* _EXCERPTED RECORDS_
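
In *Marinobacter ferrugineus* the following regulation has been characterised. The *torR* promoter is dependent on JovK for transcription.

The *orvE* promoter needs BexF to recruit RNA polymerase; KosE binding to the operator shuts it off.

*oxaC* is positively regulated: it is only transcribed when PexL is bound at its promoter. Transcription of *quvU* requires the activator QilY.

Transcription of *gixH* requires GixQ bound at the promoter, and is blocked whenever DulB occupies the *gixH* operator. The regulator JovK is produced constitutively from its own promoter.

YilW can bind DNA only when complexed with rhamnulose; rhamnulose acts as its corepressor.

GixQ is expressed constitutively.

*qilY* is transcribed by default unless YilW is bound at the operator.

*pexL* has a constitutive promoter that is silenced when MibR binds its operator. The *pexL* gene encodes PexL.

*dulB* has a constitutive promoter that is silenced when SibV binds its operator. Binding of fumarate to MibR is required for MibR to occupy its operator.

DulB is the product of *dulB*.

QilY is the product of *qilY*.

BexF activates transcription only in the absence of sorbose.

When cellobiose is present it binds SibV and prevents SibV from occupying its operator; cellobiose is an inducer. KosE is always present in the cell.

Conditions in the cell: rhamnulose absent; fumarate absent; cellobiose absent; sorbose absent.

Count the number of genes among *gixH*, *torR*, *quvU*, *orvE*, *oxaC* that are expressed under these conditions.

4

Cellobiose is absent, so SibV is active.
With repressor SibV bound, *dulB* is not transcribed.
So DulB is not produced.
GixQ is produced constitutively and is active.
No repressor is bound and GixQ is active, so *gixH* is transcribed.
→ *gixH* is ON.
JovK is produced constitutively and is active.
No repressor is bound and JovK is active, so *torR* is transcribed.
→ *torR* is ON.
Rhamnulose is absent, so YilW is inactive.
With no repressor bound, *qilY* is transcribed.
So QilY is produced and active.
No repressor is bound and QilY is active, so *quvU* is transcribed.
→ *quvU* is ON.
Sorbose is absent, so BexF is active.
KosE is produced constitutively and is active.
With repressor KosE bound, *orvE* is not transcribed.
→ *orvE* is OFF.
Fumarate is absent, so MibR is inactive.
With no repressor bound, *pexL* is transcribed.
So PexL is produced and active.
No repressor is bound and PexL is active, so *oxaC* is transcribed.
→ *oxaC* is ON.
4 of the 5 genes are transcribed.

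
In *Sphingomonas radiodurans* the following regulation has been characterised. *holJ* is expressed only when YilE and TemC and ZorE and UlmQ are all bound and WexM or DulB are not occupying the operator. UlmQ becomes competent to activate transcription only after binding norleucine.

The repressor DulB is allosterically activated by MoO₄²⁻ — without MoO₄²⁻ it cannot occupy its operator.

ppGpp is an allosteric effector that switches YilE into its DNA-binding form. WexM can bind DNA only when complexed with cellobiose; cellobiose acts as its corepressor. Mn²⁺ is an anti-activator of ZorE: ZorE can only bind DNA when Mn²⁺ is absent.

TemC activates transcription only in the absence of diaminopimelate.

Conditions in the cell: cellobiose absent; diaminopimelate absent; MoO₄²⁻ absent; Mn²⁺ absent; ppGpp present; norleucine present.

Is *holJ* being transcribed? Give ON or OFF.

Cellobiose is absent, so WexM is inactive.
ppGpp is present, so YilE is active.
Diaminopimelate is absent, so TemC is active.
Mn²⁺ is absent, so ZorE is active.
MoO₄²⁻ is absent, so DulB is inactive.
Norleucine is present, so UlmQ is active.
No repressor is bound and YilE and TemC and ZorE and UlmQ are active, so *holJ* is transcribed.

ON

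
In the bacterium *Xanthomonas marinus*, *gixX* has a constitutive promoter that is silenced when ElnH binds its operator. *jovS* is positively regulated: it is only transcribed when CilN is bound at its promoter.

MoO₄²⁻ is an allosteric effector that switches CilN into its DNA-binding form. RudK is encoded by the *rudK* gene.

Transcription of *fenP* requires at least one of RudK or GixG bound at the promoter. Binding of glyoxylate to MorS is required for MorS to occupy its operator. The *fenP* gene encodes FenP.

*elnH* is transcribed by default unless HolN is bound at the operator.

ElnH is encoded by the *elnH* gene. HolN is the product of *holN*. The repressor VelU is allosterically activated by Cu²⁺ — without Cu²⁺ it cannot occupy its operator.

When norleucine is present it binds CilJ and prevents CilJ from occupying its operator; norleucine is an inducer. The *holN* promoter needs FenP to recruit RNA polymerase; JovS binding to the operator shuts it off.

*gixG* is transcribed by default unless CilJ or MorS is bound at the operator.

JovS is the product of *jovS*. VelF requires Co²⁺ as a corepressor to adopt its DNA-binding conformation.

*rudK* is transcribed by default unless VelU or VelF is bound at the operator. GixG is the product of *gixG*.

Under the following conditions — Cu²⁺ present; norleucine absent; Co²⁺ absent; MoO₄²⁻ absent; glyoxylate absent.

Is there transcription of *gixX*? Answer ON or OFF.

OFF

Cu²⁺ is present, so VelU is active.
Co²⁺ is absent, so VelF is inactive.
With repressor VelU bound, *rudK* is not transcribed.
So RudK is not produced.
Norleucine is absent, so CilJ is active.
Glyoxylate is absent, so MorS is inactive.
With repressor CilJ bound, *gixG* is not transcribed.
So GixG is not produced.
No activator is available at the *fenP* promoter, so *fenP* is not transcribed.
So FenP is not produced.
MoO₄²⁻ is absent, so CilN is inactive.
Required activator CilN is absent, so *jovS* is not transcribed.
So JovS is not produced.
Required activator FenP is absent, so *holN* is not transcribed.
So HolN is not produced.
With no repressor bound, *elnH* is transcribed.
So ElnH is produced and active.
With repressor ElnH bound, *gixX* is not transcribed.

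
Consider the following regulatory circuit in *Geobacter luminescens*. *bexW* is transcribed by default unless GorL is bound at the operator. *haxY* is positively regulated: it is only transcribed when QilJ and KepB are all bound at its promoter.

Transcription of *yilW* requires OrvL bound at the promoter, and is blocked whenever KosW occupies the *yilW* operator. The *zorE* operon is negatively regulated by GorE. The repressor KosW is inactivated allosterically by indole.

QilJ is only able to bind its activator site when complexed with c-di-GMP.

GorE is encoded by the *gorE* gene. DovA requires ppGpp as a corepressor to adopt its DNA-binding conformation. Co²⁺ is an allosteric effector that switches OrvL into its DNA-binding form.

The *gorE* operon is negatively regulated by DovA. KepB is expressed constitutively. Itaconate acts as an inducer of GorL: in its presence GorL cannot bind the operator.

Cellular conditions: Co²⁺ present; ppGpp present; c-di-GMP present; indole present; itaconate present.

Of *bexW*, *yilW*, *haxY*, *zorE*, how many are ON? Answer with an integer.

4

Itaconate is present, so GorL is inactive.
With no repressor bound, *bexW* is transcribed.
→ *bexW* is ON.
Co²⁺ is present, so OrvL is active.
Indole is present, so KosW is inactive.
No repressor is bound and OrvL is active, so *yilW* is transcribed.
→ *yilW* is ON.
c-di-GMP is present, so QilJ is active.
KepB is produced constitutively and is active.
No repressor is bound and QilJ and KepB are active, so *haxY* is transcribed.
→ *haxY* is ON.
ppGpp is present, so DovA is active.
With repressor DovA bound, *gorE* is not transcribed.
So GorE is not produced.
With no repressor bound, *zorE* is transcribed.
→ *zorE* is ON.
4 of the 4 genes are transcribed.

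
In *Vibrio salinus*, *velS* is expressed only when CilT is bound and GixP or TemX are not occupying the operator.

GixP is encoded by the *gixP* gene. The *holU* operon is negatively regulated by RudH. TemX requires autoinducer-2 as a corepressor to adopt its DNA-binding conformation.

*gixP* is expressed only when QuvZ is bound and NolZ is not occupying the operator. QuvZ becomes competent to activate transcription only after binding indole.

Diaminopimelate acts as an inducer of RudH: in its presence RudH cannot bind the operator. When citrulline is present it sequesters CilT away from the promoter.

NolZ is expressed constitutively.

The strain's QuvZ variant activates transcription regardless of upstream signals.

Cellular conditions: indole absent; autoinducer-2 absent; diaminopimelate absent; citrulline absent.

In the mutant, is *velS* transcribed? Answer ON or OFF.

ON

NolZ is produced constitutively and is active.
QuvZ is constitutively active in this strain.
With repressor NolZ bound, *gixP* is not transcribed.
So GixP is not produced.
Autoinducer-2 is absent, so TemX is inactive.
Citrulline is absent, so CilT is active.
No repressor is bound and CilT is active, so *velS* is transcribed.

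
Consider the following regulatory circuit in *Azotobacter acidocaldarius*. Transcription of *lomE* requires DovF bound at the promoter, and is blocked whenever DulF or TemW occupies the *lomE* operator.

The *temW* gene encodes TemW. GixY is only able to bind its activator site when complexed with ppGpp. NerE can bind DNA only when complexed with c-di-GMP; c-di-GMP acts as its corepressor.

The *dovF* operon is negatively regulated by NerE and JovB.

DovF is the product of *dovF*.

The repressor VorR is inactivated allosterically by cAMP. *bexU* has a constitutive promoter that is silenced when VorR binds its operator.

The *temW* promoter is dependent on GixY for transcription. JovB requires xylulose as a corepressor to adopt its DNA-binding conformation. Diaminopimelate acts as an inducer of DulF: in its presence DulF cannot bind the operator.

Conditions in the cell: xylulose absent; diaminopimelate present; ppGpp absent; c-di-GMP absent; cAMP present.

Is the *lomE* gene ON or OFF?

ON

Diaminopimelate is present, so DulF is inactive.
ppGpp is absent, so GixY is inactive.
Required activator GixY is absent, so *temW* is not transcribed.
So TemW is not produced.
c-di-GMP is absent, so NerE is inactive.
Xylulose is absent, so JovB is inactive.
With no repressor bound, *dovF* is transcribed.
So DovF is produced and active.
No repressor is bound and DovF is active, so *lomE* is transcribed.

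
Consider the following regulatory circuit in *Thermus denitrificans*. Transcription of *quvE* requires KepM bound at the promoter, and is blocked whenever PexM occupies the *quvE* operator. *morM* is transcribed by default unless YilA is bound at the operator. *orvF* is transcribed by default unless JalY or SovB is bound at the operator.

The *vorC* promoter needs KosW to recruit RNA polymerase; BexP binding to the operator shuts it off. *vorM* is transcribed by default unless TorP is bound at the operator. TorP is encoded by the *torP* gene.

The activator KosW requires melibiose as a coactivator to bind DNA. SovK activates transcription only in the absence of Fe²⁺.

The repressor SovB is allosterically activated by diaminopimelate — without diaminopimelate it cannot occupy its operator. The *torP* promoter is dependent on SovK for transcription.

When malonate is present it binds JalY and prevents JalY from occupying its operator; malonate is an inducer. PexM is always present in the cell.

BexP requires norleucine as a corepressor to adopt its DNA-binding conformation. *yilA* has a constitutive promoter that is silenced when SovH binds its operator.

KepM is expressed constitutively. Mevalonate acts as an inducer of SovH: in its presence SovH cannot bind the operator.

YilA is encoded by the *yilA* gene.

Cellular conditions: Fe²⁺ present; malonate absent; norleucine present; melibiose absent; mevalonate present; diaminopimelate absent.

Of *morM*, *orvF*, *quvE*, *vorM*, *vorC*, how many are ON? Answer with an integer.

Mevalonate is present, so SovH is inactive.
With no repressor bound, *yilA* is transcribed.
So YilA is produced and active.
With repressor YilA bound, *morM* is not transcribed.
→ *morM* is OFF.
Malonate is absent, so JalY is active.
Diaminopimelate is absent, so SovB is inactive.
With repressor JalY bound, *orvF* is not transcribed.
→ *orvF* is OFF.
PexM is produced constitutively and is active.
KepM is produced constitutively and is active.
With repressor PexM bound, *quvE* is not transcribed.
→ *quvE* is OFF.
Fe²⁺ is present, so SovK is inactive.
Required activator SovK is absent, so *torP* is not transcribed.
So TorP is not produced.
With no repressor bound, *vorM* is transcribed.
→ *vorM* is ON.
Norleucine is present, so BexP is active.
Melibiose is absent, so KosW is inactive.
With repressor BexP bound, *vorC* is not transcribed.
→ *vorC* is OFF.
1 of the 5 genes is transcribed.

1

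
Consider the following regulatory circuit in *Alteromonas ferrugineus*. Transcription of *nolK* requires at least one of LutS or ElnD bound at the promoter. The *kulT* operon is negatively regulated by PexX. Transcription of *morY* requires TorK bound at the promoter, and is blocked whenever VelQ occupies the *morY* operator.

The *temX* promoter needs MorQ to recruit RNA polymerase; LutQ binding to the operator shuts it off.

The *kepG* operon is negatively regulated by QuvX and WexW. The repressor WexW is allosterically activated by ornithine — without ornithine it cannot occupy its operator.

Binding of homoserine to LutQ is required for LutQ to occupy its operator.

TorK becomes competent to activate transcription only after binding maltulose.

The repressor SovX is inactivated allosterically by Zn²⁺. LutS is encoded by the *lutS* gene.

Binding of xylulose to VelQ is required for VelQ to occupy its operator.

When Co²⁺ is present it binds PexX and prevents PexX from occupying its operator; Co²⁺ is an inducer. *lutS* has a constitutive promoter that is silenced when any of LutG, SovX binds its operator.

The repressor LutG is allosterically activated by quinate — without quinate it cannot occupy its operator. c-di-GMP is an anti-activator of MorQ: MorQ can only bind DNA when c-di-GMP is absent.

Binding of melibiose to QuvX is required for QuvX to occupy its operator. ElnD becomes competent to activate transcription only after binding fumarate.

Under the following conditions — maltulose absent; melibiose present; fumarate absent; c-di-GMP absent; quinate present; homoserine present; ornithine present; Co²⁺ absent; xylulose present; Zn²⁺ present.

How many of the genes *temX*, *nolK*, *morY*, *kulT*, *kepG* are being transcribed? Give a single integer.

0

Homoserine is present, so LutQ is active.
c-di-GMP is absent, so MorQ is active.
With repressor LutQ bound, *temX* is not transcribed.
→ *temX* is OFF.
Quinate is present, so LutG is active.
Zn²⁺ is present, so SovX is inactive.
With repressor LutG bound, *lutS* is not transcribed.
So LutS is not produced.
Fumarate is absent, so ElnD is inactive.
No activator is available at the *nolK* promoter, so *nolK* is not transcribed.
→ *nolK* is OFF.
Xylulose is present, so VelQ is active.
Maltulose is absent, so TorK is inactive.
With repressor VelQ bound, *morY* is not transcribed.
→ *morY* is OFF.
Co²⁺ is absent, so PexX is active.
With repressor PexX bound, *kulT* is not transcribed.
→ *kulT* is OFF.
Melibiose is present, so QuvX is active.
Ornithine is present, so WexW is active.
With repressor QuvX bound, *kepG* is not transcribed.
→ *kepG* is OFF.
0 of the 5 genes are transcribed.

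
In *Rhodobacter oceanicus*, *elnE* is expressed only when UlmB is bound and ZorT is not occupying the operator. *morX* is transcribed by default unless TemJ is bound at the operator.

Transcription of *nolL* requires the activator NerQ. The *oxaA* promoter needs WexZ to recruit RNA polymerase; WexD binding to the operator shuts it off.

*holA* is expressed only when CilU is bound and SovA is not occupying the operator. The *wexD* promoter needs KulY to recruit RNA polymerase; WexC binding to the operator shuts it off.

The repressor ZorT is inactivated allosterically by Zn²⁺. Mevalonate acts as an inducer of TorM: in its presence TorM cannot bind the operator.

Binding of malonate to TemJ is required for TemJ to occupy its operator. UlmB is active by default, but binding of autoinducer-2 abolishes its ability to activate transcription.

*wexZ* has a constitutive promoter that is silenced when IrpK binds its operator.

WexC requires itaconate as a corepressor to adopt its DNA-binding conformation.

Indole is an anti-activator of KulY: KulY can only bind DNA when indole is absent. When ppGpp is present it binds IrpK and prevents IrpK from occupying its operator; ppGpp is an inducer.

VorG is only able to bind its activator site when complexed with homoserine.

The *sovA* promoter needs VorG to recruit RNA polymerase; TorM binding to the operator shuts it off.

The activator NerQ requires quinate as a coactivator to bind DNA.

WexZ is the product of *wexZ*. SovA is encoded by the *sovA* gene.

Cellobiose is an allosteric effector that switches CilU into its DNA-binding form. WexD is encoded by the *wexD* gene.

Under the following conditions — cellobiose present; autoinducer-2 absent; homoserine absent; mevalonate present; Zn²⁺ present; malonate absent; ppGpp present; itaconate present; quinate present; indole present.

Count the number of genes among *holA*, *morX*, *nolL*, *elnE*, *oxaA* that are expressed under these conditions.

5

Mevalonate is present, so TorM is inactive.
Homoserine is absent, so VorG is inactive.
Required activator VorG is absent, so *sovA* is not transcribed.
So SovA is not produced.
Cellobiose is present, so CilU is active.
No repressor is bound and CilU is active, so *holA* is transcribed.
→ *holA* is ON.
Malonate is absent, so TemJ is inactive.
With no repressor bound, *morX* is transcribed.
→ *morX* is ON.
Quinate is present, so NerQ is active.
No repressor is bound and NerQ is active, so *nolL* is transcribed.
→ *nolL* is ON.
Zn²⁺ is present, so ZorT is inactive.
Autoinducer-2 is absent, so UlmB is active.
No repressor is bound and UlmB is active, so *elnE* is transcribed.
→ *elnE* is ON.
Indole is present, so KulY is inactive.
Itaconate is present, so WexC is active.
With repressor WexC bound, *wexD* is not transcribed.
So WexD is not produced.
ppGpp is present, so IrpK is inactive.
With no repressor bound, *wexZ* is transcribed.
So WexZ is produced and active.
No repressor is bound and WexZ is active, so *oxaA* is transcribed.
→ *oxaA* is ON.
5 of the 5 genes are transcribed.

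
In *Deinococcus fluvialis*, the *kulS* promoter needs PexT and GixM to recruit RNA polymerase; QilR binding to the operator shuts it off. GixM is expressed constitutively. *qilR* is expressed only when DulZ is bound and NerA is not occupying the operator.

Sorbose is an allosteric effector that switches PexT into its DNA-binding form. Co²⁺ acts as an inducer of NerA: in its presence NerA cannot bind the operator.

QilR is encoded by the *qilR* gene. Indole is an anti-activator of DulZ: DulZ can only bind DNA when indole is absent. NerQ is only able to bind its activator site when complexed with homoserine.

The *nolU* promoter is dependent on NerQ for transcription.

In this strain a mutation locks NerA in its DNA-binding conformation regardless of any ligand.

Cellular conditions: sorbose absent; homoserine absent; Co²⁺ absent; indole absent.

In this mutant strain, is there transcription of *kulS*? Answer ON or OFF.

Indole is absent, so DulZ is active.
NerA is constitutively active in this strain.
With repressor NerA bound, *qilR* is not transcribed.
So QilR is not produced.
Sorbose is absent, so PexT is inactive.
GixM is produced constitutively and is active.
Required activator PexT is absent, so *kulS* is not transcribed.

OFF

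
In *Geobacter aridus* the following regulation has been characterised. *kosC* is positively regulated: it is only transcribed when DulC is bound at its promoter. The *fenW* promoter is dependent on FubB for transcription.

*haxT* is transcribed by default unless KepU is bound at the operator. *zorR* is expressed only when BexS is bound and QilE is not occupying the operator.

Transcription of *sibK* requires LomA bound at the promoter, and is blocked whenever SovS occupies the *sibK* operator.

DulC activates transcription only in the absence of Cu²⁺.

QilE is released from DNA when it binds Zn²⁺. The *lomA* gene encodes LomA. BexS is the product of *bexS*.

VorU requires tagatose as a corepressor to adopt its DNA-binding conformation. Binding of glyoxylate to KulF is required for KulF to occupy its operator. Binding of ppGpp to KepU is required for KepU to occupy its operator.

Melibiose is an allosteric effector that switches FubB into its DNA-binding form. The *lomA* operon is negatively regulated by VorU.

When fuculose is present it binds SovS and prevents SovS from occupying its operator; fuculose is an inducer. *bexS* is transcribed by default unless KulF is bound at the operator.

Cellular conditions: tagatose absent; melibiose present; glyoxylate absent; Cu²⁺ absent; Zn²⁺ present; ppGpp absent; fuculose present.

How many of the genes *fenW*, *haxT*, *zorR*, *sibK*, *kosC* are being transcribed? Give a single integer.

Melibiose is present, so FubB is active.
No repressor is bound and FubB is active, so *fenW* is transcribed.
→ *fenW* is ON.
ppGpp is absent, so KepU is inactive.
With no repressor bound, *haxT* is transcribed.
→ *haxT* is ON.
Zn²⁺ is present, so QilE is inactive.
Glyoxylate is absent, so KulF is inactive.
With no repressor bound, *bexS* is transcribed.
So BexS is produced and active.
No repressor is bound and BexS is active, so *zorR* is transcribed.
→ *zorR* is ON.
Tagatose is absent, so VorU is inactive.
With no repressor bound, *lomA* is transcribed.
So LomA is produced and active.
Fuculose is present, so SovS is inactive.
No repressor is bound and LomA is active, so *sibK* is transcribed.
→ *sibK* is ON.
Cu²⁺ is absent, so DulC is active.
No repressor is bound and DulC is active, so *kosC* is transcribed.
→ *kosC* is ON.
5 of the 5 genes are transcribed.

5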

* _WORK REQUIRED_
Starting with the first line of the entries and ending with the line that has "YilW is bound at the operator.", copy each line exactly and add nothing.

* _OUTPUT OF THE TASK_
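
In *Marinobacter ferrugineus* the following regulation has been characterised. The *torR* promoter is dependent on JovK for transcription.

The *orvE* promoter needs BexF to recruit RNA polymerase; KosE binding to the operator shuts it off.

*oxaC* is positively regulated: it is only transcribed when PexL is bound at its promoter. Transcription of *quvU* requires the activator QilY.

Transcription of *gixH* requires GixQ bound at the promoter, and is blocked whenever DulB occupies the *gixH* operator. The regulator JovK is produced constitutively from its own promoter.

YilW can bind DNA only when complexed with rhamnulose; rhamnulose acts as its corepressor.

GixQ is expressed constitutively.

*qilY* is transcribed by default unless YilW is bound at the operator.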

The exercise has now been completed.